┌─ Data supplied

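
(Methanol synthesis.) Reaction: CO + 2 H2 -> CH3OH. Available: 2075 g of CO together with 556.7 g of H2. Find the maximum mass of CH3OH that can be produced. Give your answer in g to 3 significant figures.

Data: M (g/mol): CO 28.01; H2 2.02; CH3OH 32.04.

2370 g

n(CO) = 2075 / 28.01 = 74.08 mol
n(H2) = 556.7 / 2.02 = 275.6 mol
n/ν → CO: 74.08, H2: 137.8; CO is limiting.
n(CH3OH) = (1/1) × 74.08 = 74.08 mol
mass = 74.08 × 32.04 = 2374 g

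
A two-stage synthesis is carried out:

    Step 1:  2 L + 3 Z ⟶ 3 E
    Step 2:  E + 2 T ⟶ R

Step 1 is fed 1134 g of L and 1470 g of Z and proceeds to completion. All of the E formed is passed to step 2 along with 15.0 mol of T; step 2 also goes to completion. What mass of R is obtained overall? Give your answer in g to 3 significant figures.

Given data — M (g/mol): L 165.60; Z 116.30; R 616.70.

4630 g

Step 1:
n(L) = 1134 / 165.60 = 6.848 mol
n(Z) = 1470 / 116.30 = 12.64 mol
n/ν for L = 6.848/2 = 3.424
n/ν for Z = 12.64/3 = 4.213
Smallest n/ν is L → limiting reagent.
n(E) produced = (3/2) × 6.848 = 10.27 mol
Step 2:
n(E) available = 10.27 mol
n(T) = 15.00 mol
n/ν for E = 10.27/1 = 10.27
n/ν for T = 15.00/2 = 7.500
Smallest n/ν is T → limiting reagent.
n(R) = (1/2) × 15.00 = 7.500 mol
mass = 7.500 × 616.70 = 4625 g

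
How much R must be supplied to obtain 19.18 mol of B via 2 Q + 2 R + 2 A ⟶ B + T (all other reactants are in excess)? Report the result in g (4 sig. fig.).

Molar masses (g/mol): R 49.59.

n(B) = 19.18 mol
n(R) = (2/1) × 19.18 = 38.36 mol
mass = 38.36 × 49.59 = 1902 g

1902 g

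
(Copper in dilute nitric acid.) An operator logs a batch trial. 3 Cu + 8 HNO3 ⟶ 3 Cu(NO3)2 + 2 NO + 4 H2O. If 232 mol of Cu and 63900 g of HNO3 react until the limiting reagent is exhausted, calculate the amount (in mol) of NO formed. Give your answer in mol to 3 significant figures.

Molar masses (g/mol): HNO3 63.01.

155 mol

n(Cu) = 232.0 mol
n(HNO3) = 63900 / 63.01 = 1014 mol
n/ν → Cu: 77.33, HNO3: 126.8; Cu is limiting.
n(NO) = (2/3) × 232.0 = 154.7 mol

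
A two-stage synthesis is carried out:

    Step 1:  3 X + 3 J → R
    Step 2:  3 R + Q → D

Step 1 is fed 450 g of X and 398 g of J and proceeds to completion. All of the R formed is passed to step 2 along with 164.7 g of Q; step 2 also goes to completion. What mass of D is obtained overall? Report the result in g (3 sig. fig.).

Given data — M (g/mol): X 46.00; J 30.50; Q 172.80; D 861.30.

Step 1:
n(X) = 450.0 / 46.00 = 9.783 mol
n(J) = 398.0 / 30.50 = 13.05 mol
n/ν for X = 9.783/3 = 3.261
n/ν for J = 13.05/3 = 4.350
Smallest n/ν is X → limiting reagent.
n(R) produced = (1/3) × 9.783 = 3.261 mol
Step 2:
n(R) available = 3.261 mol
n(Q) = 164.7 / 172.80 = 0.9531 mol
n/ν for R = 3.261/3 = 1.087
n/ν for Q = 0.9531/1 = 0.9531
Smallest n/ν is Q → limiting reagent.
n(D) = (1/1) × 0.9531 = 0.9531 mol
mass = 0.9531 × 861.30 = 820.9 g

821 g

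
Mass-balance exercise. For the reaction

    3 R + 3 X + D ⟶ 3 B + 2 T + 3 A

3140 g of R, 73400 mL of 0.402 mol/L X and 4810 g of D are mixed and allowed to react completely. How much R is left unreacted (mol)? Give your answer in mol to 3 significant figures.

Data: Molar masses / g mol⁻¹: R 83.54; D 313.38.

n(R) = 3140 / 83.54 = 37.59 mol
n(X) = 0.402 × 73400/1000 = 29.51 mol
n(D) = 4810 / 313.38 = 15.35 mol
n/ν for R = 37.59/3 = 12.53
n/ν for X = 29.51/3 = 9.837
n/ν for D = 15.35/1 = 15.35
Smallest n/ν is X → limiting reagent.
R consumed = (3/3) × 29.51 = 29.51 mol
R remaining = 37.59 − 29.51 = 8.080 mol

8.08 mol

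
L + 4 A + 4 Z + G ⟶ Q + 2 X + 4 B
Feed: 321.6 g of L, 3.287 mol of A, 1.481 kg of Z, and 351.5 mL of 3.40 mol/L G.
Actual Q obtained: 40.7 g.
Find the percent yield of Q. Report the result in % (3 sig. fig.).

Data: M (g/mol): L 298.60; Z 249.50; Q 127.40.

n(L) = 321.6 / 298.60 = 1.077 mol
n(A) = 3.287 mol
n(Z) = 1.481×1000 / 249.50 = 5.936 mol
n(G) = 3.40 × 351.5/1000 = 1.195 mol
n/ν → L: 1.077, A: 0.8218, Z: 1.484, G: 1.195; A is limiting.
theoretical n(Q) = (1/4) × 3.287 = 0.8218 mol → 104.7 g
% yield = 40.7 / 104.7 × 100 = 38.87 %

38.9 %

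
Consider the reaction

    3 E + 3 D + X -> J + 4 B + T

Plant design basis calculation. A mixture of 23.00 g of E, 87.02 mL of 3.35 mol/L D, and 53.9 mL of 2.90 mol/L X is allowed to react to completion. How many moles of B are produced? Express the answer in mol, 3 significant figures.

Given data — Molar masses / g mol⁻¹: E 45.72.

0.389 mol

n(E) = 23.00 / 45.72 = 0.5031 mol
n(D) = 3.35 × 87.02/1000 = 0.2915 mol
n(X) = 2.90 × 53.90/1000 = 0.1563 mol
n/ν for E = 0.5031/3 = 0.1677
n/ν for D = 0.2915/3 = 0.09717
n/ν for X = 0.1563/1 = 0.1563
Smallest n/ν is D → limiting reagent.
n(B) = (4/3) × 0.2915 = 0.3887 mol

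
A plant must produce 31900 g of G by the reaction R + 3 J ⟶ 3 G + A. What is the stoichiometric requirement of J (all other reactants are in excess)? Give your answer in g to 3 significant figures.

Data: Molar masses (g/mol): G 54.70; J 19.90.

11600 g

n(G) = 31900 / 54.70 = 583.2 mol
n(J) = (3/3) × 583.2 = 583.2 mol
mass = 583.2 × 19.90 = 11610 g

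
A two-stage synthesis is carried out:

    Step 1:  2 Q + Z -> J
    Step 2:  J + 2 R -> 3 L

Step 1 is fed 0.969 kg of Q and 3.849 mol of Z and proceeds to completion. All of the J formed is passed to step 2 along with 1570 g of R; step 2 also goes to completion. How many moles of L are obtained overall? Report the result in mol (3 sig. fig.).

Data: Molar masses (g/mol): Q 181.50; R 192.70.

8.01 mol

Step 1:
n(Q) = 0.9690×1000 / 181.50 = 5.339 mol
n(Z) = 3.849 mol
n/ν → Q: 2.670, Z: 3.849; Q is limiting.
n(J) produced = (1/2) × 5.339 = 2.670 mol
Step 2:
n(J) available = 2.670 mol
n(R) = 1570 / 192.70 = 8.147 mol
n/ν → J: 2.670, R: 4.074; J is limiting.
n(L) = (3/1) × 2.670 = 8.010 mol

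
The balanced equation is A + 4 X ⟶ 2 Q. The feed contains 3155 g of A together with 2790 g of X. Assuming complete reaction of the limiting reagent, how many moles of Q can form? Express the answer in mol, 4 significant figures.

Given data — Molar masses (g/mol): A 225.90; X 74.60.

18.70 mol

n(A) = 3155 / 225.90 = 13.97 mol
n(X) = 2790 / 74.60 = 37.40 mol
n/ν for A = 13.97/1 = 13.97
n/ν for X = 37.40/4 = 9.350
Smallest n/ν is X → limiting reagent.
n(Q) = (2/4) × 37.40 = 18.70 mol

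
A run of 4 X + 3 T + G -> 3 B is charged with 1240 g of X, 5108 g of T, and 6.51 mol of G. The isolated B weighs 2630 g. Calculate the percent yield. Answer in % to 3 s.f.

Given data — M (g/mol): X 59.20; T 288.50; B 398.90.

n(X) = 1240 / 59.20 = 20.95 mol
n(T) = 5108 / 288.50 = 17.71 mol
n(G) = 6.510 mol
n/ν for X = 20.95/4 = 5.238
n/ν for T = 17.71/3 = 5.903
n/ν for G = 6.510/1 = 6.510
Smallest n/ν is X → limiting reagent.
theoretical n(B) = (3/4) × 20.95 = 15.71 mol → 6267 g
% yield = 2630 / 6267 × 100 = 41.97 %

42.0 %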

└─

Task prompt: From the entries above, extract only the lines running from the one containing "Feed: 321.6 g" through the one containing "Find the percent", inclusive.

Solved problem:
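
Feed: 321.6 g of L, 3.287 mol of A, 1.481 kg of Z, and 351.5 mL of 3.40 mol/L G.
Actual Q obtained: 40.7 g.
Find the percent yield of Q. Report the result in % (3 sig. fig.).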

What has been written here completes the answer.